Each entry must be restated word for word, with nothing omitted.
---------- SOURCE INFORMATION
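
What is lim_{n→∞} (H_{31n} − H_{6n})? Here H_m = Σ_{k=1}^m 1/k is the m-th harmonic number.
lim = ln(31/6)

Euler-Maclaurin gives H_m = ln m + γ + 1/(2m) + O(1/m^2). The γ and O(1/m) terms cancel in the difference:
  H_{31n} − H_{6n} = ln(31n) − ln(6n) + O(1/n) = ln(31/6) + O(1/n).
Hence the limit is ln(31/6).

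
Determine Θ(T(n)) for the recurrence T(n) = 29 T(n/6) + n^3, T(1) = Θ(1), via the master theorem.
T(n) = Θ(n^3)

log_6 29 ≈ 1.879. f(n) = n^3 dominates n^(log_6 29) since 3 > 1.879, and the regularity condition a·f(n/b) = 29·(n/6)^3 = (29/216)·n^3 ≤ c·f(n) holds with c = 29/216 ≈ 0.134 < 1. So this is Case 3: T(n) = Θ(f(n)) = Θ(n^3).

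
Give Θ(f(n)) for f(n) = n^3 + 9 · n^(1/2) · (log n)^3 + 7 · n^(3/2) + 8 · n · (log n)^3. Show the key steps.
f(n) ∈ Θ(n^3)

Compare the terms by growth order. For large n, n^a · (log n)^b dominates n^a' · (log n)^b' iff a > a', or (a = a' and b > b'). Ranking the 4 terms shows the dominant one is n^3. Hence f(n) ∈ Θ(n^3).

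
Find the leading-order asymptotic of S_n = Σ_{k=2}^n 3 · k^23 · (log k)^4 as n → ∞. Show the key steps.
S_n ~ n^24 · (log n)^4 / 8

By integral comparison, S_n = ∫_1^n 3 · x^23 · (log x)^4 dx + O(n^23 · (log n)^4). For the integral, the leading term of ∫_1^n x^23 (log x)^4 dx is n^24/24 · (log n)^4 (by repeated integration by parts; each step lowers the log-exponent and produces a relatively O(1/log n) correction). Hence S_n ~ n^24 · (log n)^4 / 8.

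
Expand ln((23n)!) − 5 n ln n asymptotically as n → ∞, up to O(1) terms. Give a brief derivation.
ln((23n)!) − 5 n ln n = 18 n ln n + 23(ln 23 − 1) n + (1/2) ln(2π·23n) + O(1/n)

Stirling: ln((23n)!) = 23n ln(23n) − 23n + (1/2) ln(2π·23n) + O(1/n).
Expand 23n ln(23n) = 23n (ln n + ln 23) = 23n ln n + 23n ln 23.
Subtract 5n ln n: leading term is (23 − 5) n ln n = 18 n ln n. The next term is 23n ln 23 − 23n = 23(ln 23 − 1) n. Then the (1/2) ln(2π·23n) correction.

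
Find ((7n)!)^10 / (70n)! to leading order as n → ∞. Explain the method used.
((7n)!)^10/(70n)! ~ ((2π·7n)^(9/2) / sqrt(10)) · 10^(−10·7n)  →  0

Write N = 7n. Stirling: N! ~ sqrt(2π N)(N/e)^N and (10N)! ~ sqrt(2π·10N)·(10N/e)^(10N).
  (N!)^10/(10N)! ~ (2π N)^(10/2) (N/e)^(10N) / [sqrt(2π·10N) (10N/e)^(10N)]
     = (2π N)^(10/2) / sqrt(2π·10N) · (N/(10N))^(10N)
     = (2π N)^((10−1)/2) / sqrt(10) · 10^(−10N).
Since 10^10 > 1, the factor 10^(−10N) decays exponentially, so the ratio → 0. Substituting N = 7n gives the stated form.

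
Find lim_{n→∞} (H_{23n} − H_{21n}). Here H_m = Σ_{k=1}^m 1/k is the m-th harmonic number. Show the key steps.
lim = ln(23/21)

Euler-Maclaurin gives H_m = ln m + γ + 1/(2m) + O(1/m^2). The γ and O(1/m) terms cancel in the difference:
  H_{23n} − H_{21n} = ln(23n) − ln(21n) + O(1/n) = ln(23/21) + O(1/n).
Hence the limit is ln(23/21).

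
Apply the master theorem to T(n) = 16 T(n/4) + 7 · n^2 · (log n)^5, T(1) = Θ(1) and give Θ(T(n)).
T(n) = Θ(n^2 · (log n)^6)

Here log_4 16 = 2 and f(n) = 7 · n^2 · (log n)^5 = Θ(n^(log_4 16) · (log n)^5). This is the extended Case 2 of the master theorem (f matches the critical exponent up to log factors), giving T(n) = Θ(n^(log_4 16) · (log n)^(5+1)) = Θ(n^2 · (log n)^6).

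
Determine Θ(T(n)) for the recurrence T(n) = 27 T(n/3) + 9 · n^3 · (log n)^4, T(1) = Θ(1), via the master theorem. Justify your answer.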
--------------------
### YOUR SOLUTION
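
What is lim_{n→∞} (H_{31n} − H_{6n})? Here H_m = Σ_{k=1}^m 1/k is the m-th harmonic number.
lim = ln(31/6)

Euler-Maclaurin gives H_m = ln m + γ + 1/(2m) + O(1/m^2). The γ and O(1/m) terms cancel in the difference:
  H_{31n} − H_{6n} = ln(31n) − ln(6n) + O(1/n) = ln(31/6) + O(1/n).
Hence the limit is ln(31/6).

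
Determine Θ(T(n)) for the recurrence T(n) = 29 T(n/6) + n^3, T(1) = Θ(1), via the master theorem.
T(n) = Θ(n^3)

log_6 29 ≈ 1.879. f(n) = n^3 dominates n^(log_6 29) since 3 > 1.879, and the regularity condition a·f(n/b) = 29·(n/6)^3 = (29/216)·n^3 ≤ c·f(n) holds with c = 29/216 ≈ 0.134 < 1. So this is Case 3: T(n) = Θ(f(n)) = Θ(n^3).

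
Give Θ(f(n)) for f(n) = n^3 + 9 · n^(1/2) · (log n)^3 + 7 · n^(3/2) + 8 · n · (log n)^3. Show the key steps.
f(n) ∈ Θ(n^3)

Compare the terms by growth order. For large n, n^a · (log n)^b dominates n^a' · (log n)^b' iff a > a', or (a = a' and b > b'). Ranking the 4 terms shows the dominant one is n^3. Hence f(n) ∈ Θ(n^3).

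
Find the leading-order asymptotic of S_n = Σ_{k=2}^n 3 · k^23 · (log k)^4 as n → ∞. Show the key steps.
S_n ~ n^24 · (log n)^4 / 8

By integral comparison, S_n = ∫_1^n 3 · x^23 · (log x)^4 dx + O(n^23 · (log n)^4). For the integral, the leading term of ∫_1^n x^23 (log x)^4 dx is n^24/24 · (log n)^4 (by repeated integration by parts; each step lowers the log-exponent and produces a relatively O(1/log n) correction). Hence S_n ~ n^24 · (log n)^4 / 8.

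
Expand ln((23n)!) − 5 n ln n asymptotically as n → ∞, up to O(1) terms. Give a brief derivation.
ln((23n)!) − 5 n ln n = 18 n ln n + 23(ln 23 − 1) n + (1/2) ln(2π·23n) + O(1/n)

Stirling: ln((23n)!) = 23n ln(23n) − 23n + (1/2) ln(2π·23n) + O(1/n).
Expand 23n ln(23n) = 23n (ln n + ln 23) = 23n ln n + 23n ln 23.
Subtract 5n ln n: leading term is (23 − 5) n ln n = 18 n ln n. The next term is 23n ln 23 − 23n = 23(ln 23 − 1) n. Then the (1/2) ln(2π·23n) correction.

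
Find ((7n)!)^10 / (70n)! to leading order as n → ∞. Explain the method used.
((7n)!)^10/(70n)! ~ ((2π·7n)^(9/2) / sqrt(10)) · 10^(−10·7n)  →  0

Write N = 7n. Stirling: N! ~ sqrt(2π N)(N/e)^N and (10N)! ~ sqrt(2π·10N)·(10N/e)^(10N).
  (N!)^10/(10N)! ~ (2π N)^(10/2) (N/e)^(10N) / [sqrt(2π·10N) (10N/e)^(10N)]
     = (2π N)^(10/2) / sqrt(2π·10N) · (N/(10N))^(10N)
     = (2π N)^((10−1)/2) / sqrt(10) · 10^(−10N).
Since 10^10 > 1, the factor 10^(−10N) decays exponentially, so the ratio → 0. Substituting N = 7n gives the stated form.

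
Find lim_{n→∞} (H_{23n} − H_{21n}). Here H_m = Σ_{k=1}^m 1/k is the m-th harmonic number. Show the key steps.
lim = ln(23/21)

Euler-Maclaurin gives H_m = ln m + γ + 1/(2m) + O(1/m^2). The γ and O(1/m) terms cancel in the difference:
  H_{23n} − H_{21n} = ln(23n) − ln(21n) + O(1/n) = ln(23/21) + O(1/n).
Hence the limit is ln(23/21).

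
Apply the master theorem to T(n) = 16 T(n/4) + 7 · n^2 · (log n)^5, T(1) = Θ(1) and give Θ(T(n)).
T(n) = Θ(n^2 · (log n)^6)

Here log_4 16 = 2 and f(n) = 7 · n^2 · (log n)^5 = Θ(n^(log_4 16) · (log n)^5). This is the extended Case 2 of the master theorem (f matches the critical exponent up to log factors), giving T(n) = Θ(n^(log_4 16) · (log n)^(5+1)) = Θ(n^2 · (log n)^6).

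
Determine Θ(T(n)) for the recurrence T(n) = 27 T(n/3) + 9 · n^3 · (log n)^4, T(1) = Θ(1), via the master theorem. Justify your answer.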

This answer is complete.